Your goal: Copy all lines in the data that contain the string "Given".

Data to examine:
··········
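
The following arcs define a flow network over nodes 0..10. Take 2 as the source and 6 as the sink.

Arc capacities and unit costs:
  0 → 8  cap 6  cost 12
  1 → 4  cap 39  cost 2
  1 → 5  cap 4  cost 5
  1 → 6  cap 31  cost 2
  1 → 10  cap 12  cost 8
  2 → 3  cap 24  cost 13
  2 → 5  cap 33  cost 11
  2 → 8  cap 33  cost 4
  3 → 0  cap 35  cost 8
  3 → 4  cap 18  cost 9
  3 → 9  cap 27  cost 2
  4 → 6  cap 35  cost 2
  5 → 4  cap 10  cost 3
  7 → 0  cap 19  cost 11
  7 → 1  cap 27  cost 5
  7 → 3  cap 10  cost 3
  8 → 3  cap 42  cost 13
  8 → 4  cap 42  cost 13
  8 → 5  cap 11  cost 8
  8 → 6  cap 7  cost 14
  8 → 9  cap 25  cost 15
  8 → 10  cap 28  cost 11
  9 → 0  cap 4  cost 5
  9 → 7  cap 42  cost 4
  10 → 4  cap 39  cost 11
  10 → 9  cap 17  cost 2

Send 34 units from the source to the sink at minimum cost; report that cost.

shortest-cost path #1: 2→5→4→6 push 10 @ unit cost 16 (adds 160)
shortest-cost path #2: 2→8→6 push 7 @ unit cost 18 (adds 126)
shortest-cost path #3: 2→8→4→6 push 17 @ unit cost 19 (adds 323)
total cost = 609

Minimum cost for 34 units: 609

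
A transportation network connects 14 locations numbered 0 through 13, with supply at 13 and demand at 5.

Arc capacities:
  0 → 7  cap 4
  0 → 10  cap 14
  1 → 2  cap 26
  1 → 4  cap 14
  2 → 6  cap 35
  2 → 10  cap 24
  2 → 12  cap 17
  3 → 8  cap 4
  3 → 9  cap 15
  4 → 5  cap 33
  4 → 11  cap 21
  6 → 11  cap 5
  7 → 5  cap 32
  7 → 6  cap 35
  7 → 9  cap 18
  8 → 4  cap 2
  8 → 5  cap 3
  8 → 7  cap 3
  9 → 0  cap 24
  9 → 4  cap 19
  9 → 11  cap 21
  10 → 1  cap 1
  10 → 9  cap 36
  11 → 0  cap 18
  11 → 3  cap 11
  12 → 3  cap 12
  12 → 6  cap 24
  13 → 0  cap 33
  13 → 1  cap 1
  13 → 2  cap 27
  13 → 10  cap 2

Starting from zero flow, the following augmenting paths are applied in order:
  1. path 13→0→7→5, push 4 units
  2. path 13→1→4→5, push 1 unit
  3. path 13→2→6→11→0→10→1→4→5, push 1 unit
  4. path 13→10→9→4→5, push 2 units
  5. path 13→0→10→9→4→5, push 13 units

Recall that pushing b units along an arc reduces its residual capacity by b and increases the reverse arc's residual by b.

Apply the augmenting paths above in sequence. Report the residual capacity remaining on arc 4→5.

Residual capacity of (4,5): 16

after path 1 (13→0→7→5, push 4): res(4,5)=33
after path 2 (13→1→4→5, push 1): res(4,5)=32
after path 3 (13→2→6→11→0→10→1→4→5, push 1): res(4,5)=31
after path 4 (13→10→9→4→5, push 2): res(4,5)=29
after path 5 (13→0→10→9→4→5, push 13): res(4,5)=16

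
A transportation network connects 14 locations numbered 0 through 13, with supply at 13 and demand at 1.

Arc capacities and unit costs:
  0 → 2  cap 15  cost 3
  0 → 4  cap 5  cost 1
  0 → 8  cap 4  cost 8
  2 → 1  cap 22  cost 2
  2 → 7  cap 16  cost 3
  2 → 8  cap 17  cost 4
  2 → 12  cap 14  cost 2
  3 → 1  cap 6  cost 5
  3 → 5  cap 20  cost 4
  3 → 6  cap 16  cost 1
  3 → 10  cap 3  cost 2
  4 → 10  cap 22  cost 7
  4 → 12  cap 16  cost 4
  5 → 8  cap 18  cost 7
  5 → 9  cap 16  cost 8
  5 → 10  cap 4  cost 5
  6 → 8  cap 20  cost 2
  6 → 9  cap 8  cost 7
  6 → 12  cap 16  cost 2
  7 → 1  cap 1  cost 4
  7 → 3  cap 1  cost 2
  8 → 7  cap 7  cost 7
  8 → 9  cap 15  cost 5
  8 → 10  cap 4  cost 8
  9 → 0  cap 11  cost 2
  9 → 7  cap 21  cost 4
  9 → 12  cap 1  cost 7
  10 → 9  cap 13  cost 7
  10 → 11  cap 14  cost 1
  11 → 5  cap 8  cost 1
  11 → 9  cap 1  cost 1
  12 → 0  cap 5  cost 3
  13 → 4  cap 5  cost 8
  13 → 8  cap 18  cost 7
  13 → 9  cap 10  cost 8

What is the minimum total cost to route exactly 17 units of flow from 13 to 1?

Minimum cost for 17 units: 288

shortest-cost path #1: 13→9→0→2→1 push 10 @ unit cost 15 (adds 150)
shortest-cost path #2: 13→8→7→1 push 1 @ unit cost 18 (adds 18)
shortest-cost path #3: 13→8→9→0→2→1 push 1 @ unit cost 19 (adds 19)
shortest-cost path #4: 13→4→12→0→2→1 push 4 @ unit cost 20 (adds 80)
shortest-cost path #5: 13→8→7→3→1 push 1 @ unit cost 21 (adds 21)
total cost = 288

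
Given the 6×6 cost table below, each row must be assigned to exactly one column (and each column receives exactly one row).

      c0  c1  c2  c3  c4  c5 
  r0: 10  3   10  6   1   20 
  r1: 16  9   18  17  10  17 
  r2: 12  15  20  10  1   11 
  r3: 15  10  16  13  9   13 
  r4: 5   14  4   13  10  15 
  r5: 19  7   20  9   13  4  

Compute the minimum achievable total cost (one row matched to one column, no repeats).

Minimum assignment cost: 39

optimal assignment: row0→col3 (cost 6), row1→col1 (cost 9), row2→col4 (cost 1), row3→col0 (cost 15), row4→col2 (cost 4), row5→col5 (cost 4)
total = 6 + 9 + 1 + 15 + 4 + 4 = 39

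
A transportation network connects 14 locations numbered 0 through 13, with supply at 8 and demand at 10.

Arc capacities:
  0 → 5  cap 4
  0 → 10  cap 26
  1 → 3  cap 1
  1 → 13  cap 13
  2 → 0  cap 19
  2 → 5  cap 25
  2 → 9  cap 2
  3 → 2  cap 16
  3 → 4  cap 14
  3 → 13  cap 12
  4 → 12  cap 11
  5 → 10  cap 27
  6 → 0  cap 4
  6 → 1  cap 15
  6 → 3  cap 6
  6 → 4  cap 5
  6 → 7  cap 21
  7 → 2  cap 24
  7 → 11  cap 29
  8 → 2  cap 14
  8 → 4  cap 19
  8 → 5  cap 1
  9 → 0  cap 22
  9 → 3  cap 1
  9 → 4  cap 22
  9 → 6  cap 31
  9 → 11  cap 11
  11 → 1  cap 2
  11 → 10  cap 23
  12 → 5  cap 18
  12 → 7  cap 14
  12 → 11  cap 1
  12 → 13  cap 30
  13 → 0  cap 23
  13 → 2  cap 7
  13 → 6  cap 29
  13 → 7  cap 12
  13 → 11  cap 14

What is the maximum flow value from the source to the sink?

Maximum flow value: 26

augment #1: 8→5→10 bottleneck 1, total now 1
augment #2: 8→2→0→10 bottleneck 14, total now 15
augment #3: 8→4→12→5→10 bottleneck 11, total now 26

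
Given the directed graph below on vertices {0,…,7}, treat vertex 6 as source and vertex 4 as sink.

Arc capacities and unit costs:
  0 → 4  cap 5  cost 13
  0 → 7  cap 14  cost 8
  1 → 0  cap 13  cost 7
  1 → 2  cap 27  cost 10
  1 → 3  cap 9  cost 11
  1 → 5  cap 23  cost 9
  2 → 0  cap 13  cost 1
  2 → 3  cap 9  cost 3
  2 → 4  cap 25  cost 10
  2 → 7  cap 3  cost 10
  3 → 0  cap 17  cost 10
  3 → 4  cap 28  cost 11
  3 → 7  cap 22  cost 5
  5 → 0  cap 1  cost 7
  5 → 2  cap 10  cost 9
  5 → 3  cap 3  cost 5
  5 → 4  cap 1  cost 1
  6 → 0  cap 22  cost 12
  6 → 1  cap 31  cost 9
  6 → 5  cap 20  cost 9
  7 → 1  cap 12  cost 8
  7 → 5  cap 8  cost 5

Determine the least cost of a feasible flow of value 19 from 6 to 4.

Minimum cost for 19 units: 490

shortest-cost path #1: 6→5→4 push 1 @ unit cost 10 (adds 10)
shortest-cost path #2: 6→0→4 push 5 @ unit cost 25 (adds 125)
shortest-cost path #3: 6→5→3→4 push 3 @ unit cost 25 (adds 75)
shortest-cost path #4: 6→5→2→4 push 10 @ unit cost 28 (adds 280)
total cost = 490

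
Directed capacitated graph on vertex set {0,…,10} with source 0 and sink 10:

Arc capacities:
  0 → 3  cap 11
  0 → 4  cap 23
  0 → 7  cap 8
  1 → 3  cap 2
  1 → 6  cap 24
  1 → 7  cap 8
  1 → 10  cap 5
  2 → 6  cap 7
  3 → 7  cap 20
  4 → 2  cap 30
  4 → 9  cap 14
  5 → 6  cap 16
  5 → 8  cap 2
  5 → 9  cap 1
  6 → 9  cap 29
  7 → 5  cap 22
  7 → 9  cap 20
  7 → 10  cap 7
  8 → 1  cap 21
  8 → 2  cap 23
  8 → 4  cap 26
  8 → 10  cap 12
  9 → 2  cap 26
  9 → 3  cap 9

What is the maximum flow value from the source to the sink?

augment #1: 0→7→10 bottleneck 7, total now 7
augment #2: 0→7→5→8→10 bottleneck 1, total now 8
augment #3: 0→3→7→5→8→10 bottleneck 1, total now 9

Maximum flow value: 9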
··········
Reply to the exercise:
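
Given the 6×6 cost table below, each row must be assigned to exactly one column (and each column receives exactly one row).
Given the directed graph below on vertices {0,…,7}, treat vertex 6 as source and vertex 4 as sink.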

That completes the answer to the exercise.